** Entries supplied follows **

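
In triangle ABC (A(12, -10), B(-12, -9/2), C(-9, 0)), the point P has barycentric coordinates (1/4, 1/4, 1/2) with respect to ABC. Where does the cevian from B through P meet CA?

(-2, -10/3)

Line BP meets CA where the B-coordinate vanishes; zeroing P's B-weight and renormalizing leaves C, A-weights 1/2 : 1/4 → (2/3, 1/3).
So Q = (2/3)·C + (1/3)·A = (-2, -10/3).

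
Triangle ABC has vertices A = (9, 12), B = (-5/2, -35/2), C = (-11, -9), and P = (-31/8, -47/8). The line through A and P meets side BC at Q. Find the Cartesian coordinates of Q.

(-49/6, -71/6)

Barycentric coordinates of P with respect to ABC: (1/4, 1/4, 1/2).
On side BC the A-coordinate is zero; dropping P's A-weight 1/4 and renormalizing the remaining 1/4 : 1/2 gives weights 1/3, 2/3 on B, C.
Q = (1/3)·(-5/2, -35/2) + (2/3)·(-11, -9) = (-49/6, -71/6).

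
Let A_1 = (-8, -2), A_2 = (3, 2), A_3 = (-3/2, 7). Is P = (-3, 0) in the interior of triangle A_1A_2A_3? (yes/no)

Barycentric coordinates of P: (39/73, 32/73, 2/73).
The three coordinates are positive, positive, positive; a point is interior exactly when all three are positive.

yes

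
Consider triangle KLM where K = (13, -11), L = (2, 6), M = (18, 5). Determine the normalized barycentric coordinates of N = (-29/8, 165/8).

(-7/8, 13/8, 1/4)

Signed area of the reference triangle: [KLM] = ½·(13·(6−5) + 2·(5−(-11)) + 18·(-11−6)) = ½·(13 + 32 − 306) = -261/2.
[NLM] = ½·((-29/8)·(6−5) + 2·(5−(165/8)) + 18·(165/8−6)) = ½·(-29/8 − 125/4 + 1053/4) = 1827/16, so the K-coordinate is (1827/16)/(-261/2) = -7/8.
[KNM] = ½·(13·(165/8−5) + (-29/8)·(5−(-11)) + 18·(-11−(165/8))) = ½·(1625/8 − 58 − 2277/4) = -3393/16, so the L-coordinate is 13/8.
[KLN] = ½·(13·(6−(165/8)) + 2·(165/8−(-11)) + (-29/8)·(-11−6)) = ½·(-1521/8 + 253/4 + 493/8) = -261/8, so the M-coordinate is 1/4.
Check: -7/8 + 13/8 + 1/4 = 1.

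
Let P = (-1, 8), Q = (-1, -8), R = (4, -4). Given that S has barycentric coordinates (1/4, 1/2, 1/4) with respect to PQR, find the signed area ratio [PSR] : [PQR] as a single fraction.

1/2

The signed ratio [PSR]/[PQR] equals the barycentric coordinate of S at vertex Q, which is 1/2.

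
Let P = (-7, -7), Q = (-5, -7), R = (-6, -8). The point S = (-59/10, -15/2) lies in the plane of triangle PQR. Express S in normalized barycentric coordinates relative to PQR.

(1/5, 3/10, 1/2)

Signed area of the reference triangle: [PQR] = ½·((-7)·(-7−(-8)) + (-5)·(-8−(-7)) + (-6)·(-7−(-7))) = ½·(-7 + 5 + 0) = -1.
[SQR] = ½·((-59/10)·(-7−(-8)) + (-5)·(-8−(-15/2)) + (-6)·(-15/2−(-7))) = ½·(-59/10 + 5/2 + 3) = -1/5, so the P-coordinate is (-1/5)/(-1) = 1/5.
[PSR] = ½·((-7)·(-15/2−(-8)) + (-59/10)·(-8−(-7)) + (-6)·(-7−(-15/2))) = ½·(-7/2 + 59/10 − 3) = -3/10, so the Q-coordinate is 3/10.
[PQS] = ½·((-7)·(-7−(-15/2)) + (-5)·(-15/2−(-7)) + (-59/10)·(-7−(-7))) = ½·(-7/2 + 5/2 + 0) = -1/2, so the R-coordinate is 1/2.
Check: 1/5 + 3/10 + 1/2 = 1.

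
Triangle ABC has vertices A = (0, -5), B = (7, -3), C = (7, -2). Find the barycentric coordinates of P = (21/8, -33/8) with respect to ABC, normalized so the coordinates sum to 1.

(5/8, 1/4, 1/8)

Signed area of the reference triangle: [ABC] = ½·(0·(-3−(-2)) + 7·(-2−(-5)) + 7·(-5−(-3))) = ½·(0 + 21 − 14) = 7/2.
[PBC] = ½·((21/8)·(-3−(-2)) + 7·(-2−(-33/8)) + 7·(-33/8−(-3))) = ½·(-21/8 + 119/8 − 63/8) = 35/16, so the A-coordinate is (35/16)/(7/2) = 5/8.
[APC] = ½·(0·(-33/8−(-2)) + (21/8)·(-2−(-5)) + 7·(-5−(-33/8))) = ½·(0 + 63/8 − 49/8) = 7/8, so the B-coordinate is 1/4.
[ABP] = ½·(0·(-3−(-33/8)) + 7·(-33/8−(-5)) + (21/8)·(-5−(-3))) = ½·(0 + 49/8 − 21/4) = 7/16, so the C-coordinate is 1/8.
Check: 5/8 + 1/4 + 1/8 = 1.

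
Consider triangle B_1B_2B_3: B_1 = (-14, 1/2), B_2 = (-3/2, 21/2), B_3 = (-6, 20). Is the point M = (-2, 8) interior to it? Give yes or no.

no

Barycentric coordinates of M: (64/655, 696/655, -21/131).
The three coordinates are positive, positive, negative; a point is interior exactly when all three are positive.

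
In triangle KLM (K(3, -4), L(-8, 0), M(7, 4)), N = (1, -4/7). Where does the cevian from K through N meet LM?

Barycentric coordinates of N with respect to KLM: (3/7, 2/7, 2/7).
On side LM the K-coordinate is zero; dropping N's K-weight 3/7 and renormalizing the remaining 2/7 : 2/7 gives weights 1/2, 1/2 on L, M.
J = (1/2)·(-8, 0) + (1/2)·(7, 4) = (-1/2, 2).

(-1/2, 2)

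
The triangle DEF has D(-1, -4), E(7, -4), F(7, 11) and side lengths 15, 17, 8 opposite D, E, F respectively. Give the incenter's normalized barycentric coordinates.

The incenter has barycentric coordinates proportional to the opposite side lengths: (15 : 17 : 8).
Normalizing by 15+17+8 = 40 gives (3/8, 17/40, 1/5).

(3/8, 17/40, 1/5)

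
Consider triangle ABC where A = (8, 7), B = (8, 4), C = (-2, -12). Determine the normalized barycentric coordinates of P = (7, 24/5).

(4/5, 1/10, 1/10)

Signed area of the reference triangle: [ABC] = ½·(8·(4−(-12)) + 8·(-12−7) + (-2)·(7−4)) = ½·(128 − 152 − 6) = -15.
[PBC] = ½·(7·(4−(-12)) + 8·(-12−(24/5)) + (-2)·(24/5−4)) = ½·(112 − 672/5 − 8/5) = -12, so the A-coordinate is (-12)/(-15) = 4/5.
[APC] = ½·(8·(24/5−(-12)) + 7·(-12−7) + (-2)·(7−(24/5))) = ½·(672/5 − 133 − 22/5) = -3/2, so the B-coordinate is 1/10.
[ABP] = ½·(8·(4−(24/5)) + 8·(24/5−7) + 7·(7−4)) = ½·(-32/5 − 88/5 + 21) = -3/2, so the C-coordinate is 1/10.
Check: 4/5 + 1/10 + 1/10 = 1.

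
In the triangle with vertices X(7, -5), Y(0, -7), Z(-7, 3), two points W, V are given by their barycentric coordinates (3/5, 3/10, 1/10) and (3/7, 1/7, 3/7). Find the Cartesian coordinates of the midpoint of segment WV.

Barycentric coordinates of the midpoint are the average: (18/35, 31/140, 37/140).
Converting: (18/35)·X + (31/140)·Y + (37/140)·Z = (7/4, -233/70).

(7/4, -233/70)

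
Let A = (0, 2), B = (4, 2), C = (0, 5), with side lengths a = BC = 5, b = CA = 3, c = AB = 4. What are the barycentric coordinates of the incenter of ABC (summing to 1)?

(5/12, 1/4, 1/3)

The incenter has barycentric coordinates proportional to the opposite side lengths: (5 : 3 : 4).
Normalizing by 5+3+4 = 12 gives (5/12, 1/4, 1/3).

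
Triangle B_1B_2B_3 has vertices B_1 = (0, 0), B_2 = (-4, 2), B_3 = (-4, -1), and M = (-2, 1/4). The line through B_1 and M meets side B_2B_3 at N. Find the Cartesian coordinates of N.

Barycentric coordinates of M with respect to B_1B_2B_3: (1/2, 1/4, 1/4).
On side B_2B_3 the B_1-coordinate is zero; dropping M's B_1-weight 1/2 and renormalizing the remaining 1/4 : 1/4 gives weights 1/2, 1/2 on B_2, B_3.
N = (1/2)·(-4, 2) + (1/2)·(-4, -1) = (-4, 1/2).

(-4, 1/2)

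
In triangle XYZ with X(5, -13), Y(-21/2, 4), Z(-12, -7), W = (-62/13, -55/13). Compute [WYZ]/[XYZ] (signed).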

** End of Entries supplied **
** Entries supplied follows **

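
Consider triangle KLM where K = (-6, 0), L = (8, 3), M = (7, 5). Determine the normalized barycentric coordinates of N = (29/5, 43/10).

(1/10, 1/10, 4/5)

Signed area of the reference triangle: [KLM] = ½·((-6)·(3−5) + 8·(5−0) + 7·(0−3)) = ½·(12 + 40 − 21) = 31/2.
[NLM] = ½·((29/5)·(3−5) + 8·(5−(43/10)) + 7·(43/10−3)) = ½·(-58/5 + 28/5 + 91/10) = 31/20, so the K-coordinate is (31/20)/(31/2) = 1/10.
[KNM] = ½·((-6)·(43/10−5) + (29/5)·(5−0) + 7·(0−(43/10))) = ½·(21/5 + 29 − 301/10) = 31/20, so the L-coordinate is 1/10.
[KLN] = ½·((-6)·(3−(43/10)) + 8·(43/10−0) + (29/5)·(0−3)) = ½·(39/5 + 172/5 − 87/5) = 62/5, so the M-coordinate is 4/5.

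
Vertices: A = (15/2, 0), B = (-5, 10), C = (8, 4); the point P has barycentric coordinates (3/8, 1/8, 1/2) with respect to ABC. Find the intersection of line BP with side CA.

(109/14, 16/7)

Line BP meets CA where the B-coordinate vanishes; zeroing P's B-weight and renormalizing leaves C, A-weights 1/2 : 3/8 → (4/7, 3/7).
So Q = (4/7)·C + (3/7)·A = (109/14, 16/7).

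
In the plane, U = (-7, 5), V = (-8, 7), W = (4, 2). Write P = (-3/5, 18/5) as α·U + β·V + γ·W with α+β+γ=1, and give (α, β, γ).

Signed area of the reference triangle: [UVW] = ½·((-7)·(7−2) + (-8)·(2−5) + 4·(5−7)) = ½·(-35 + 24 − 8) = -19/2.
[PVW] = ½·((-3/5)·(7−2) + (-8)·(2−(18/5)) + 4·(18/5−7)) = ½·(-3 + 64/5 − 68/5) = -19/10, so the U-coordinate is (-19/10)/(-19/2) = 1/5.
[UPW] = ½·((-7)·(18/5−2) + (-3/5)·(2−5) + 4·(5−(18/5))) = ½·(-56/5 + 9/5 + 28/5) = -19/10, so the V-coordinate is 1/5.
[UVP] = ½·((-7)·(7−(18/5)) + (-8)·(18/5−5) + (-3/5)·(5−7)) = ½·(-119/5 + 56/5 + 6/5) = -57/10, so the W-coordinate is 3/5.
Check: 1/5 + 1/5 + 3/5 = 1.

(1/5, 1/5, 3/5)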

** End of Entries supplied **

• What is required:
From the entries above, restate word for word the lines from the line containing "Consider triangle ABC" to the line containing "In triangle XYZ", both ends included, and nothing more.

• Task result:
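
Consider triangle ABC where A = (8, 7), B = (8, 4), C = (-2, -12). Determine the normalized barycentric coordinates of P = (7, 24/5).

(4/5, 1/10, 1/10)

Signed area of the reference triangle: [ABC] = ½·(8·(4−(-12)) + 8·(-12−7) + (-2)·(7−4)) = ½·(128 − 152 − 6) = -15.
[PBC] = ½·(7·(4−(-12)) + 8·(-12−(24/5)) + (-2)·(24/5−4)) = ½·(112 − 672/5 − 8/5) = -12, so the A-coordinate is (-12)/(-15) = 4/5.
[APC] = ½·(8·(24/5−(-12)) + 7·(-12−7) + (-2)·(7−(24/5))) = ½·(672/5 − 133 − 22/5) = -3/2, so the B-coordinate is 1/10.
[ABP] = ½·(8·(4−(24/5)) + 8·(24/5−7) + 7·(7−4)) = ½·(-32/5 − 88/5 + 21) = -3/2, so the C-coordinate is 1/10.
Check: 4/5 + 1/10 + 1/10 = 1.

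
In the triangle with vertices X(7, -5), Y(0, -7), Z(-7, 3), two points W, V are given by their barycentric coordinates (3/5, 3/10, 1/10) and (3/7, 1/7, 3/7). Find the Cartesian coordinates of the midpoint of segment WV.

Barycentric coordinates of the midpoint are the average: (18/35, 31/140, 37/140).
Converting: (18/35)·X + (31/140)·Y + (37/140)·Z = (7/4, -233/70).

(7/4, -233/70)

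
Let A = (0, 2), B = (4, 2), C = (0, 5), with side lengths a = BC = 5, b = CA = 3, c = AB = 4. What are the barycentric coordinates of the incenter of ABC (summing to 1)?

(5/12, 1/4, 1/3)

The incenter has barycentric coordinates proportional to the opposite side lengths: (5 : 3 : 4).
Normalizing by 5+3+4 = 12 gives (5/12, 1/4, 1/3).

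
Triangle B_1B_2B_3 has vertices B_1 = (0, 0), B_2 = (-4, 2), B_3 = (-4, -1), and M = (-2, 1/4). The line through B_1 and M meets side B_2B_3 at N. Find the Cartesian coordinates of N.

Barycentric coordinates of M with respect to B_1B_2B_3: (1/2, 1/4, 1/4).
On side B_2B_3 the B_1-coordinate is zero; dropping M's B_1-weight 1/2 and renormalizing the remaining 1/4 : 1/4 gives weights 1/2, 1/2 on B_2, B_3.
N = (1/2)·(-4, 2) + (1/2)·(-4, -1) = (-4, 1/2).

(-4, 1/2)

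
In triangle XYZ with X(5, -13), Y(-21/2, 4), Z(-12, -7), W = (-62/13, -55/13). Compute [WYZ]/[XYZ] (signed).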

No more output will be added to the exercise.